(What you are asked to do): The lines to reproduce from the material below are those from the one containing "Now A[6] changes from 16 to -7." through the one containing "OTHER than A[4]?", both included; write them out exactly and add nothing.

(Data extracts):
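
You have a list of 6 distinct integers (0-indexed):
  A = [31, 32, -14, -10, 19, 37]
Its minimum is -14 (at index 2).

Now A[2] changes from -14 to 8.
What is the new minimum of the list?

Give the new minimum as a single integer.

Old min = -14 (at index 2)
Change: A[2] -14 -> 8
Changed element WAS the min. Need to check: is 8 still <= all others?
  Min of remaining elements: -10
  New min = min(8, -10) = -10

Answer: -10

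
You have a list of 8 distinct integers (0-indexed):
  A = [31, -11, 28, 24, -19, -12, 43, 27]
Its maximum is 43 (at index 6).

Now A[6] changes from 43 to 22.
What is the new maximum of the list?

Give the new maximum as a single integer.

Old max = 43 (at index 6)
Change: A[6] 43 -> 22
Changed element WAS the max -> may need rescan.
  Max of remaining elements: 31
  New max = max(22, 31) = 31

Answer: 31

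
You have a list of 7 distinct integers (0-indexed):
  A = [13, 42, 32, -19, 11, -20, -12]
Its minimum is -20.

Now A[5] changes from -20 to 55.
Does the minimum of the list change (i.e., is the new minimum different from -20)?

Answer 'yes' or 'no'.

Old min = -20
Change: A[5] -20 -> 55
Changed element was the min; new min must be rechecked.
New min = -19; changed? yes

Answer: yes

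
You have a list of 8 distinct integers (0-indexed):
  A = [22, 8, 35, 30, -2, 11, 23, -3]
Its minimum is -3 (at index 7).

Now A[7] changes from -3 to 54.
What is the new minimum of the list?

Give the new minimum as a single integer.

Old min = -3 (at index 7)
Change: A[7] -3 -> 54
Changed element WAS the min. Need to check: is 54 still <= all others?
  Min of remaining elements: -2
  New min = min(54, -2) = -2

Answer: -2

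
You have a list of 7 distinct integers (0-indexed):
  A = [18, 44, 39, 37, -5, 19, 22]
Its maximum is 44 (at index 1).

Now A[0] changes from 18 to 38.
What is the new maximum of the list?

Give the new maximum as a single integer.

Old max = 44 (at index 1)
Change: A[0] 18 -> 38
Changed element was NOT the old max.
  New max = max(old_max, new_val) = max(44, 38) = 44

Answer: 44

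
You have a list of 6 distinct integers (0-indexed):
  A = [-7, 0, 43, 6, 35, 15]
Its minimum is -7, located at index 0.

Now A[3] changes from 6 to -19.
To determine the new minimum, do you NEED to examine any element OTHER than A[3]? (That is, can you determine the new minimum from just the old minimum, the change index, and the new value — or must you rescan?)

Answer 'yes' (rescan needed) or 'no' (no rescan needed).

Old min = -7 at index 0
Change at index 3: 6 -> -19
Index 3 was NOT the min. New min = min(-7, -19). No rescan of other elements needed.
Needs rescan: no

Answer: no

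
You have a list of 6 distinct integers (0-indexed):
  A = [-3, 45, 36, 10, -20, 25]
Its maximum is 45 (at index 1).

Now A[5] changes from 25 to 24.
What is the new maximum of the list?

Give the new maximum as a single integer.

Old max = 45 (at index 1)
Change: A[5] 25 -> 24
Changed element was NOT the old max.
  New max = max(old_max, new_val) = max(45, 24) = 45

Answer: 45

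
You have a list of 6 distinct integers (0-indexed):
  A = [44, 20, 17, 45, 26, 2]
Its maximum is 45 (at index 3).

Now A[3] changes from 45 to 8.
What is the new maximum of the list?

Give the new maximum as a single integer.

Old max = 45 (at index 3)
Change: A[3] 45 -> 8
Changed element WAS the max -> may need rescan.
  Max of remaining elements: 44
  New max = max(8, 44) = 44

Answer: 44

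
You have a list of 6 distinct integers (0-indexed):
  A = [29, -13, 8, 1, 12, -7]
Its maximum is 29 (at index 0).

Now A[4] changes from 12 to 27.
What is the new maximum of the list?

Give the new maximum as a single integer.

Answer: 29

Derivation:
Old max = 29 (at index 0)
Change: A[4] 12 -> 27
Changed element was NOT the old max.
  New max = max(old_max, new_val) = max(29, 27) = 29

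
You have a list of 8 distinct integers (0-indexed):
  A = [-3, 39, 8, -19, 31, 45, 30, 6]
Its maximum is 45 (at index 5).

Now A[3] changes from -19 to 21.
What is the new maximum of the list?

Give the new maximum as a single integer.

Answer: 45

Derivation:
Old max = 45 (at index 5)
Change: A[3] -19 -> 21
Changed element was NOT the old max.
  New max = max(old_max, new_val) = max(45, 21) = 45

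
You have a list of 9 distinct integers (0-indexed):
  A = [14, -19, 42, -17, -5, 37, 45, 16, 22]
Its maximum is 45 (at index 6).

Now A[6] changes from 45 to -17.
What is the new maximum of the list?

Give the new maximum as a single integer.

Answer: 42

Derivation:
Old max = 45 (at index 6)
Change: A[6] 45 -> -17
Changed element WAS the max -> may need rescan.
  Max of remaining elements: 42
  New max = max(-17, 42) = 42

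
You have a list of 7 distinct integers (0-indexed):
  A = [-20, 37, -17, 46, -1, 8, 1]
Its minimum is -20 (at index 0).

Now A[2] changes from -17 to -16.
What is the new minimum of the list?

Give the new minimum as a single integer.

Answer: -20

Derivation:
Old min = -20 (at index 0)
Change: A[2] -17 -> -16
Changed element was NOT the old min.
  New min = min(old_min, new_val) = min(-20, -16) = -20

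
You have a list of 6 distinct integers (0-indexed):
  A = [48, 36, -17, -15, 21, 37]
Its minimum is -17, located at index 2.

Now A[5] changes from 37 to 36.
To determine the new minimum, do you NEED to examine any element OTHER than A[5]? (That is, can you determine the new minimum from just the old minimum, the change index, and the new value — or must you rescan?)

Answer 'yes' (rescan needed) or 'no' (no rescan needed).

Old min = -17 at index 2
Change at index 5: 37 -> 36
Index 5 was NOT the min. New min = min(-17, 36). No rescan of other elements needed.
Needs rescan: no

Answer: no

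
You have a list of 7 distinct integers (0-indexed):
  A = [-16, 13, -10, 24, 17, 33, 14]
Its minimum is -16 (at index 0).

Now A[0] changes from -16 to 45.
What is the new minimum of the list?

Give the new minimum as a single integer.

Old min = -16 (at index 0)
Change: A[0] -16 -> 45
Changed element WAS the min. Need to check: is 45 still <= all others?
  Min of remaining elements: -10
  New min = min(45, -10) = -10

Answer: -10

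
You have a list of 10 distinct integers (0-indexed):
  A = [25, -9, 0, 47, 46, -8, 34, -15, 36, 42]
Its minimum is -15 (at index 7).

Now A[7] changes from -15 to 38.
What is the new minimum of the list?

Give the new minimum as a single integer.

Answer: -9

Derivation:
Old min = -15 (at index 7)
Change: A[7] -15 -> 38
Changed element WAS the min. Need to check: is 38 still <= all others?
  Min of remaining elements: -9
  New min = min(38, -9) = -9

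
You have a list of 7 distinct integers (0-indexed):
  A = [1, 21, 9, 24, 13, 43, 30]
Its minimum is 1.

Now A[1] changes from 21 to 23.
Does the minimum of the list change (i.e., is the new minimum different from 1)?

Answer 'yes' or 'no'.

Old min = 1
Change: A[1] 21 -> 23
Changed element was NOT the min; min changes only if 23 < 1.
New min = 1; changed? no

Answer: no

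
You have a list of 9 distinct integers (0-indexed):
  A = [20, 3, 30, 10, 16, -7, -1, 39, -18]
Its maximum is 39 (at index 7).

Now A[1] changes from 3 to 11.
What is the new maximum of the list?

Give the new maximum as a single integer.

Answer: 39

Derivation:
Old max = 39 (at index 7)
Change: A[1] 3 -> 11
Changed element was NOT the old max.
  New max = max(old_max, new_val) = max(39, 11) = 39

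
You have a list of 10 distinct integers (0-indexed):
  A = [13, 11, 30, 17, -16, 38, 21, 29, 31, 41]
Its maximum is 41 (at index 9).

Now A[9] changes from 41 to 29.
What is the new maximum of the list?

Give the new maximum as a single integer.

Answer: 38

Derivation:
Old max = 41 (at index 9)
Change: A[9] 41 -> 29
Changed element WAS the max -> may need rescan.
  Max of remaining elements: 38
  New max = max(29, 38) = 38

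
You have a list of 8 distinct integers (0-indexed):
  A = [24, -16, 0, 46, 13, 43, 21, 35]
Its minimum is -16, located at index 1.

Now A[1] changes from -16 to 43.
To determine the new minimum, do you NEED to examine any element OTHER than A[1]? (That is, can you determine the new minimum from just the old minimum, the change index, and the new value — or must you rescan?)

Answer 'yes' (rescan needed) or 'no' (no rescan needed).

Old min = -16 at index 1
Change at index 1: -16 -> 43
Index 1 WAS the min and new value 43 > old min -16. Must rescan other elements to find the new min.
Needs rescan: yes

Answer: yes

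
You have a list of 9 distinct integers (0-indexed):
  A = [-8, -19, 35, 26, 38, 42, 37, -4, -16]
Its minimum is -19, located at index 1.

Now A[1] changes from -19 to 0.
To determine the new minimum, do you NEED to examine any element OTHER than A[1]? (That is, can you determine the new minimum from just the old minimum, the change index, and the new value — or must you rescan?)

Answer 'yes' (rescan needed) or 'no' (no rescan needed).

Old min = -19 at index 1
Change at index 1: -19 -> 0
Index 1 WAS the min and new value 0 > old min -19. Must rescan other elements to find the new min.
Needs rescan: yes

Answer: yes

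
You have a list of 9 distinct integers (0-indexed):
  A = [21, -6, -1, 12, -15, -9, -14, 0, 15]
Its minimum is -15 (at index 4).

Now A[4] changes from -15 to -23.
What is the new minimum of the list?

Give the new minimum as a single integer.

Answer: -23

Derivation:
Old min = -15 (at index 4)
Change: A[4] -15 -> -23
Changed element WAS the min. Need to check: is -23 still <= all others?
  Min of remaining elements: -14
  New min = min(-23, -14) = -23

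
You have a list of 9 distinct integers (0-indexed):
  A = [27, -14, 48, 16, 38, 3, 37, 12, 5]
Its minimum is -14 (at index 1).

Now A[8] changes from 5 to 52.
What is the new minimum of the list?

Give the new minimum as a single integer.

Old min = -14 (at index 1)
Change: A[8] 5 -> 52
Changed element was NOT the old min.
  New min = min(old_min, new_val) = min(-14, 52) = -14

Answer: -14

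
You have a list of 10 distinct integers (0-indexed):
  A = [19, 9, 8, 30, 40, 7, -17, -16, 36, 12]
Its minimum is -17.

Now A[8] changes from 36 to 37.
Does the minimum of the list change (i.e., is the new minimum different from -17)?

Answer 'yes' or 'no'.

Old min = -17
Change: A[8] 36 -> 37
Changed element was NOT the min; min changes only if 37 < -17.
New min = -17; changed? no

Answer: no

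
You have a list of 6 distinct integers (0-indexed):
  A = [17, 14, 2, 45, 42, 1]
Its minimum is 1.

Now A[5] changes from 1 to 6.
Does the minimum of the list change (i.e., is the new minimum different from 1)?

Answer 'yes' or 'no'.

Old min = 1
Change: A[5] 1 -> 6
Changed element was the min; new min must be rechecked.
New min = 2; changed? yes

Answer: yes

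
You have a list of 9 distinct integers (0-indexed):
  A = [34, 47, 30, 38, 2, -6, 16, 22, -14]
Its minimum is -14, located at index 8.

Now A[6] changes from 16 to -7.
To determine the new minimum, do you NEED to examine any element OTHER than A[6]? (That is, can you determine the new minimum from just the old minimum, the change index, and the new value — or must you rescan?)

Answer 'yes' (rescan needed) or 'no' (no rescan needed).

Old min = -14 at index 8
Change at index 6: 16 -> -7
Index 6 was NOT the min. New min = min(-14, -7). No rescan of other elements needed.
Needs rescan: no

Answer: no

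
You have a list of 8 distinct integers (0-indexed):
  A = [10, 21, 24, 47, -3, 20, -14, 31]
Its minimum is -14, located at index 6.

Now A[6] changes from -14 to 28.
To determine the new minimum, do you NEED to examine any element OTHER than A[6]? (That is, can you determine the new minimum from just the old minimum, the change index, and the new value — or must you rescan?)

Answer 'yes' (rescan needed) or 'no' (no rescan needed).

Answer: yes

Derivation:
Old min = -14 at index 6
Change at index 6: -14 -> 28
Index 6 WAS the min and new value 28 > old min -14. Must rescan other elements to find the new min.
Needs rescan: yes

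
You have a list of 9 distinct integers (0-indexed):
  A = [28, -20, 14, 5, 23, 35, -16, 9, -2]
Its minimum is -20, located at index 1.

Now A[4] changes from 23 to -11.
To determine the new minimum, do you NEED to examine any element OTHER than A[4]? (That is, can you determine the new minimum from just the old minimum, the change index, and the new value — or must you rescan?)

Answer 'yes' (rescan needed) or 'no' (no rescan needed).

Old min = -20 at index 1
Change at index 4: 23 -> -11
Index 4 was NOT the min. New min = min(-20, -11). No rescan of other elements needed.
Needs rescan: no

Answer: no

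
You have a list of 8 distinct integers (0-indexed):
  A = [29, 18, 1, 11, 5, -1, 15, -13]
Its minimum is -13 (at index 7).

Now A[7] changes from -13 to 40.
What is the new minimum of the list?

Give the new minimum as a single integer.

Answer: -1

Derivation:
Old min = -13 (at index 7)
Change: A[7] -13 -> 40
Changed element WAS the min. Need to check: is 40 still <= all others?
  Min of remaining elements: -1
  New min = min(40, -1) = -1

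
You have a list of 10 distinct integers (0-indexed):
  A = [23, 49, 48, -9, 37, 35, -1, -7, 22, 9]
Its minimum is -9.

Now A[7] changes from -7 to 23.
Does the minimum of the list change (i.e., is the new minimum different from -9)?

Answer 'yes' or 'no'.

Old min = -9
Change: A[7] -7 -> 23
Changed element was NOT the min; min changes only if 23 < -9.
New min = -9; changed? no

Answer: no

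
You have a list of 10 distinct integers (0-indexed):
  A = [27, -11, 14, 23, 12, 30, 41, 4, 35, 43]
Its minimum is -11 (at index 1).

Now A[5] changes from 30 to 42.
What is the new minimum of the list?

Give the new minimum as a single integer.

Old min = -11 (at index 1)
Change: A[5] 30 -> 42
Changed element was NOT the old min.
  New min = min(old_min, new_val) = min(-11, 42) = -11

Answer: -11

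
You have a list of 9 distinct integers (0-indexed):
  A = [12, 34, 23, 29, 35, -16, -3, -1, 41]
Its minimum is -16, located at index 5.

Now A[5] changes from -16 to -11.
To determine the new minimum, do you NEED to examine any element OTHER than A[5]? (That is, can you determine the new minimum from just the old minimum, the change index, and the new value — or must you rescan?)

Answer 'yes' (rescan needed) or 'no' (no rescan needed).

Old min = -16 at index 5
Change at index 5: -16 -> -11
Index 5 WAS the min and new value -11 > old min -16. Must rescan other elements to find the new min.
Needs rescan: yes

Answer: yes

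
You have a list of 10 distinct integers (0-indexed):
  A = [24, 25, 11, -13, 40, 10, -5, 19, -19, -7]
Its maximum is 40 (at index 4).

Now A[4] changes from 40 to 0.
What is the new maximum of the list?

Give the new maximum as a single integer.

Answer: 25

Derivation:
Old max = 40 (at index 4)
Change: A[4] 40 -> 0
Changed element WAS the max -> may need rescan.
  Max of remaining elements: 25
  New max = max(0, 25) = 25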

(Solution):
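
Now A[6] changes from 16 to -7.
To determine the new minimum, do you NEED to examine any element OTHER than A[6]? (That is, can you determine the new minimum from just the old minimum, the change index, and the new value — or must you rescan?)

Answer 'yes' (rescan needed) or 'no' (no rescan needed).

Old min = -14 at index 8
Change at index 6: 16 -> -7
Index 6 was NOT the min. New min = min(-14, -7). No rescan of other elements needed.
Needs rescan: no

Answer: no

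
You have a list of 8 distinct integers (0-indexed):
  A = [10, 21, 24, 47, -3, 20, -14, 31]
Its minimum is -14, located at index 6.

Now A[6] changes from -14 to 28.
To determine the new minimum, do you NEED to examine any element OTHER than A[6]? (That is, can you determine the new minimum from just the old minimum, the change index, and the new value — or must you rescan?)

Answer 'yes' (rescan needed) or 'no' (no rescan needed).

Answer: yes

Derivation:
Old min = -14 at index 6
Change at index 6: -14 -> 28
Index 6 WAS the min and new value 28 > old min -14. Must rescan other elements to find the new min.
Needs rescan: yes

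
You have a list of 9 distinct integers (0-indexed):
  A = [28, -20, 14, 5, 23, 35, -16, 9, -2]
Its minimum is -20, located at index 1.

Now A[4] changes from 23 to -11.
To determine the new minimum, do you NEED to examine any element OTHER than A[4]? (That is, can you determine the new minimum from just the old minimum, the change index, and the new value — or must you rescan?)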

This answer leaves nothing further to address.